[Collected data entries]
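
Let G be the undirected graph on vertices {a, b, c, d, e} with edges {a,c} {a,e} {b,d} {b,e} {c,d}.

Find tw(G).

A width-2 tree decomposition is:
Bags: B1 = {a, c, d}  B2 = {a, d, e}  B3 = {b, d, e}
Tree: B1–B2, B2–B3
Every bag has size at most 3, so the width is 3 − 1 = 2 and tw(G) ≤ 2. The edges d–c–a–e–b–d form a cycle, so G is not a tree and its treewidth is at least 2. Combining the bounds, tw(G) = 2.

2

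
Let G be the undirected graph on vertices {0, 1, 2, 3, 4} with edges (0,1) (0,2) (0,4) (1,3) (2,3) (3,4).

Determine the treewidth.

A width-2 tree decomposition is:
Bags: B1 = {0, 1, 3}  B2 = {0, 3, 4}  B3 = {0, 2, 3}
Tree: B1–B2, B2–B3
The largest bag has 3 vertices, giving width 2; this decomposition certifies tw(G) ≤ 2. The edges 0–1–3–4–0 form a cycle, so G is not a tree and its treewidth is at least 2. The upper and lower bounds meet at 2, so that is the treewidth.

2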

Exercise aim:
Every line of the data must be reproduced exactly.

Response box:
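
Let G be the undirected graph on vertices {a, b, c, d, e} with edges {a,c} {a,e} {b,d} {b,e} {c,d}.

Find tw(G).

A width-2 tree decomposition is:
Bags: B1 = {a, c, d}  B2 = {a, d, e}  B3 = {b, d, e}
Tree: B1–B2, B2–B3
Every bag has size at most 3, so the width is 3 − 1 = 2 and tw(G) ≤ 2. The edges d–c–a–e–b–d form a cycle, so G is not a tree and its treewidth is at least 2. Combining the bounds, tw(G) = 2.

2

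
Let G be the undirected graph on vertices {0, 1, 2, 3, 4} with edges (0,1) (0,2) (0,4) (1,3) (2,3) (3,4).

Determine the treewidth.

A width-2 tree decomposition is:
Bags: B1 = {0, 1, 3}  B2 = {0, 3, 4}  B3 = {0, 2, 3}
Tree: B1–B2, B2–B3
The largest bag has 3 vertices, giving width 2; this decomposition certifies tw(G) ≤ 2. The edges 0–1–3–4–0 form a cycle, so G is not a tree and its treewidth is at least 2. The upper and lower bounds meet at 2, so that is the treewidth.

2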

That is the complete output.